#### PROBLEM TO SOLVE
Write the records out once more, so that nothing differs from the original.

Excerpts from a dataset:
····················

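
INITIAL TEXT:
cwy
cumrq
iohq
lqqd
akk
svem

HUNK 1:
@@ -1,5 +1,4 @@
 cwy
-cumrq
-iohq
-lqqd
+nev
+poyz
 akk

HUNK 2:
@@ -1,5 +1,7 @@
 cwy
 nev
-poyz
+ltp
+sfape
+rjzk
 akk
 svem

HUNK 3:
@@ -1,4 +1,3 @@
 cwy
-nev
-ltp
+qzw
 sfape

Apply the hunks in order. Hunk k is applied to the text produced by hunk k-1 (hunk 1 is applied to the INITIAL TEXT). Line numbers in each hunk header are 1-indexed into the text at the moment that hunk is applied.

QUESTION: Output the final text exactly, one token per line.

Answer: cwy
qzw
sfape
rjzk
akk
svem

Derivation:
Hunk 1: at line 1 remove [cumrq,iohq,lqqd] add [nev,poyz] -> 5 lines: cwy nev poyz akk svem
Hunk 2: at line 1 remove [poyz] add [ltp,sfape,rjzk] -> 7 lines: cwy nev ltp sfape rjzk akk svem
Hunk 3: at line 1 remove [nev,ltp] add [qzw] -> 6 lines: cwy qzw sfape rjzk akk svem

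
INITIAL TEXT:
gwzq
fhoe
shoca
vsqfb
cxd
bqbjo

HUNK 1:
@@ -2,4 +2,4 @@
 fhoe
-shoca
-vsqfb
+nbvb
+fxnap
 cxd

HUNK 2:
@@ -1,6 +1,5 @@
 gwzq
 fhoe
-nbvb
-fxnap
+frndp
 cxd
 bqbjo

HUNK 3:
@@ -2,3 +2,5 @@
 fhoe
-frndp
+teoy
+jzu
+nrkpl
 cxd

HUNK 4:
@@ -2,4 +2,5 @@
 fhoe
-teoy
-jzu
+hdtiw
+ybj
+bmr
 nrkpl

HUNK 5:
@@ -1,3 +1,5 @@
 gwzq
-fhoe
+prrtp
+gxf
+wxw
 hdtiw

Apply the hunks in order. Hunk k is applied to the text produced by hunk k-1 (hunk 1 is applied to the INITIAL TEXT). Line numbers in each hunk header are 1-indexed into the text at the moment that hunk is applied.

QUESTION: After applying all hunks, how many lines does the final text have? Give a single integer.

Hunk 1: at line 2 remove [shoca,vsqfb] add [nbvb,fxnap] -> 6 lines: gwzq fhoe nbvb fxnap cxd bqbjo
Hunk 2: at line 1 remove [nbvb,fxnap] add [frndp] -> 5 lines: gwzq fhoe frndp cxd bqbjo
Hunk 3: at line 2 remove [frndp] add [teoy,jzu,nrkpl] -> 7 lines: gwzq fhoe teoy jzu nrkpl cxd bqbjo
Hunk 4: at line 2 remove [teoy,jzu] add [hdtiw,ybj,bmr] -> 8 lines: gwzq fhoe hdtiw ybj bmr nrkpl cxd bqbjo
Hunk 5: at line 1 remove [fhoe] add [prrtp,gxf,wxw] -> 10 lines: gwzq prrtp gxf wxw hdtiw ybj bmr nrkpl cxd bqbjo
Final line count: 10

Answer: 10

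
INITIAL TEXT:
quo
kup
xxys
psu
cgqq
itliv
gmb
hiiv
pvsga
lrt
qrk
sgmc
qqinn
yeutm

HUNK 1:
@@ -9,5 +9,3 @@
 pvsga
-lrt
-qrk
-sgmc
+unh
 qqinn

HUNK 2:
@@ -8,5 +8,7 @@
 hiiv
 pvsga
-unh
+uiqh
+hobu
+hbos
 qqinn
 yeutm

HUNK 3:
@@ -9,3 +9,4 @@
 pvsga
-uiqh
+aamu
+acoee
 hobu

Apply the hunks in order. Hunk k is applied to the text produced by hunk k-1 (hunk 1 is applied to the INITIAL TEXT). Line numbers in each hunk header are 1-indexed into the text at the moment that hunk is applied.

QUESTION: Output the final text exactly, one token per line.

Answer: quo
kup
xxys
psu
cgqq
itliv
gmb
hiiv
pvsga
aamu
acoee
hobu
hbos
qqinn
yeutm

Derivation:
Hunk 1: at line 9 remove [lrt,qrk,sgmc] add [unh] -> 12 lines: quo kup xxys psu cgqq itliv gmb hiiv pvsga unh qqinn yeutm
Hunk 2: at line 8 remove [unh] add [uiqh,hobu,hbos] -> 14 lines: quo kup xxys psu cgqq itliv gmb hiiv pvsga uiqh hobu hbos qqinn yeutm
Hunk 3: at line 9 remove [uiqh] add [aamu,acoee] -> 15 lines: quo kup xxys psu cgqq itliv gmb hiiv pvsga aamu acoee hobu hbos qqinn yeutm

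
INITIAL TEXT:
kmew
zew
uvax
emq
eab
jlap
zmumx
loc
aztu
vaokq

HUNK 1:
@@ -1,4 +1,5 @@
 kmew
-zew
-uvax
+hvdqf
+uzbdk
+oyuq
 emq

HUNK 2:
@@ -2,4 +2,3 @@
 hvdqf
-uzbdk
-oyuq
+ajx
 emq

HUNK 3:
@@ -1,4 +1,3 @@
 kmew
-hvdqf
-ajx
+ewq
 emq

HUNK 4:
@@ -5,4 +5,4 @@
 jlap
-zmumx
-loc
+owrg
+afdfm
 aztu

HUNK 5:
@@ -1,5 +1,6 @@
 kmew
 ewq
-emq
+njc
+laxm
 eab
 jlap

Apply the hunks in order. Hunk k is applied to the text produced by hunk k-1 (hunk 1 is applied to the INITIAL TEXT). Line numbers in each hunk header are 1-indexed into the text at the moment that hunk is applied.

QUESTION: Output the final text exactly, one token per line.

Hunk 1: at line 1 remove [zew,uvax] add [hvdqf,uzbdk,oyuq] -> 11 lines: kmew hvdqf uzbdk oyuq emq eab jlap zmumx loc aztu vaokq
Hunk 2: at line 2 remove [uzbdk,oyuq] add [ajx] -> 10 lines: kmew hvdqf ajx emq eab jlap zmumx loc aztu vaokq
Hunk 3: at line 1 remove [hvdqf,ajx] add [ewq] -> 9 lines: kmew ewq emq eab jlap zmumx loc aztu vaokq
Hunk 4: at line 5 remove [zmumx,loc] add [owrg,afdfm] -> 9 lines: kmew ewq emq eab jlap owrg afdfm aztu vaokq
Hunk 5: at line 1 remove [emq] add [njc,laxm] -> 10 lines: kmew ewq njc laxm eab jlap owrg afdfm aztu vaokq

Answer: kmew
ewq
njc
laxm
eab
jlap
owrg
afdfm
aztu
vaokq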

····················

#### TASK RESULT
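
INITIAL TEXT:
cwy
cumrq
iohq
lqqd
akk
svem

HUNK 1:
@@ -1,5 +1,4 @@
 cwy
-cumrq
-iohq
-lqqd
+nev
+poyz
 akk

HUNK 2:
@@ -1,5 +1,7 @@
 cwy
 nev
-poyz
+ltp
+sfape
+rjzk
 akk
 svem

HUNK 3:
@@ -1,4 +1,3 @@
 cwy
-nev
-ltp
+qzw
 sfape

Apply the hunks in order. Hunk k is applied to the text produced by hunk k-1 (hunk 1 is applied to the INITIAL TEXT). Line numbers in each hunk header are 1-indexed into the text at the moment that hunk is applied.

QUESTION: Output the final text exactly, one token per line.

Answer: cwy
qzw
sfape
rjzk
akk
svem

Derivation:
Hunk 1: at line 1 remove [cumrq,iohq,lqqd] add [nev,poyz] -> 5 lines: cwy nev poyz akk svem
Hunk 2: at line 1 remove [poyz] add [ltp,sfape,rjzk] -> 7 lines: cwy nev ltp sfape rjzk akk svem
Hunk 3: at line 1 remove [nev,ltp] add [qzw] -> 6 lines: cwy qzw sfape rjzk akk svem

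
INITIAL TEXT:
gwzq
fhoe
shoca
vsqfb
cxd
bqbjo

HUNK 1:
@@ -2,4 +2,4 @@
 fhoe
-shoca
-vsqfb
+nbvb
+fxnap
 cxd

HUNK 2:
@@ -1,6 +1,5 @@
 gwzq
 fhoe
-nbvb
-fxnap
+frndp
 cxd
 bqbjo

HUNK 3:
@@ -2,3 +2,5 @@
 fhoe
-frndp
+teoy
+jzu
+nrkpl
 cxd

HUNK 4:
@@ -2,4 +2,5 @@
 fhoe
-teoy
-jzu
+hdtiw
+ybj
+bmr
 nrkpl

HUNK 5:
@@ -1,3 +1,5 @@
 gwzq
-fhoe
+prrtp
+gxf
+wxw
 hdtiw

Apply the hunks in order. Hunk k is applied to the text produced by hunk k-1 (hunk 1 is applied to the INITIAL TEXT). Line numbers in each hunk header are 1-indexed into the text at the moment that hunk is applied.

QUESTION: After applying all hunks, how many lines does the final text have? Give a single integer.

Hunk 1: at line 2 remove [shoca,vsqfb] add [nbvb,fxnap] -> 6 lines: gwzq fhoe nbvb fxnap cxd bqbjo
Hunk 2: at line 1 remove [nbvb,fxnap] add [frndp] -> 5 lines: gwzq fhoe frndp cxd bqbjo
Hunk 3: at line 2 remove [frndp] add [teoy,jzu,nrkpl] -> 7 lines: gwzq fhoe teoy jzu nrkpl cxd bqbjo
Hunk 4: at line 2 remove [teoy,jzu] add [hdtiw,ybj,bmr] -> 8 lines: gwzq fhoe hdtiw ybj bmr nrkpl cxd bqbjo
Hunk 5: at line 1 remove [fhoe] add [prrtp,gxf,wxw] -> 10 lines: gwzq prrtp gxf wxw hdtiw ybj bmr nrkpl cxd bqbjo
Final line count: 10

Answer: 10

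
INITIAL TEXT:
quo
kup
xxys
psu
cgqq
itliv
gmb
hiiv
pvsga
lrt
qrk
sgmc
qqinn
yeutm

HUNK 1:
@@ -9,5 +9,3 @@
 pvsga
-lrt
-qrk
-sgmc
+unh
 qqinn

HUNK 2:
@@ -8,5 +8,7 @@
 hiiv
 pvsga
-unh
+uiqh
+hobu
+hbos
 qqinn
 yeutm

HUNK 3:
@@ -9,3 +9,4 @@
 pvsga
-uiqh
+aamu
+acoee
 hobu

Apply the hunks in order. Hunk k is applied to the text produced by hunk k-1 (hunk 1 is applied to the INITIAL TEXT). Line numbers in each hunk header are 1-indexed into the text at the moment that hunk is applied.

QUESTION: Output the final text exactly, one token per line.

Answer: quo
kup
xxys
psu
cgqq
itliv
gmb
hiiv
pvsga
aamu
acoee
hobu
hbos
qqinn
yeutm

Derivation:
Hunk 1: at line 9 remove [lrt,qrk,sgmc] add [unh] -> 12 lines: quo kup xxys psu cgqq itliv gmb hiiv pvsga unh qqinn yeutm
Hunk 2: at line 8 remove [unh] add [uiqh,hobu,hbos] -> 14 lines: quo kup xxys psu cgqq itliv gmb hiiv pvsga uiqh hobu hbos qqinn yeutm
Hunk 3: at line 9 remove [uiqh] add [aamu,acoee] -> 15 lines: quo kup xxys psu cgqq itliv gmb hiiv pvsga aamu acoee hobu hbos qqinn yeutm

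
INITIAL TEXT:
kmew
zew
uvax
emq
eab
jlap
zmumx
loc
aztu
vaokq

HUNK 1:
@@ -1,4 +1,5 @@
 kmew
-zew
-uvax
+hvdqf
+uzbdk
+oyuq
 emq

HUNK 2:
@@ -2,4 +2,3 @@
 hvdqf
-uzbdk
-oyuq
+ajx
 emq

HUNK 3:
@@ -1,4 +1,3 @@
 kmew
-hvdqf
-ajx
+ewq
 emq

HUNK 4:
@@ -5,4 +5,4 @@
 jlap
-zmumx
-loc
+owrg
+afdfm
 aztu

HUNK 5:
@@ -1,5 +1,6 @@
 kmew
 ewq
-emq
+njc
+laxm
 eab
 jlap

Apply the hunks in order. Hunk k is applied to the text produced by hunk k-1 (hunk 1 is applied to the INITIAL TEXT). Line numbers in each hunk header are 1-indexed into the text at the moment that hunk is applied.

QUESTION: Output the final text exactly, one token per line.

Hunk 1: at line 1 remove [zew,uvax] add [hvdqf,uzbdk,oyuq] -> 11 lines: kmew hvdqf uzbdk oyuq emq eab jlap zmumx loc aztu vaokq
Hunk 2: at line 2 remove [uzbdk,oyuq] add [ajx] -> 10 lines: kmew hvdqf ajx emq eab jlap zmumx loc aztu vaokq
Hunk 3: at line 1 remove [hvdqf,ajx] add [ewq] -> 9 lines: kmew ewq emq eab jlap zmumx loc aztu vaokq
Hunk 4: at line 5 remove [zmumx,loc] add [owrg,afdfm] -> 9 lines: kmew ewq emq eab jlap owrg afdfm aztu vaokq
Hunk 5: at line 1 remove [emq] add [njc,laxm] -> 10 lines: kmew ewq njc laxm eab jlap owrg afdfm aztu vaokq

Answer: kmew
ewq
njc
laxm
eab
jlap
owrg
afdfm
aztu
vaokq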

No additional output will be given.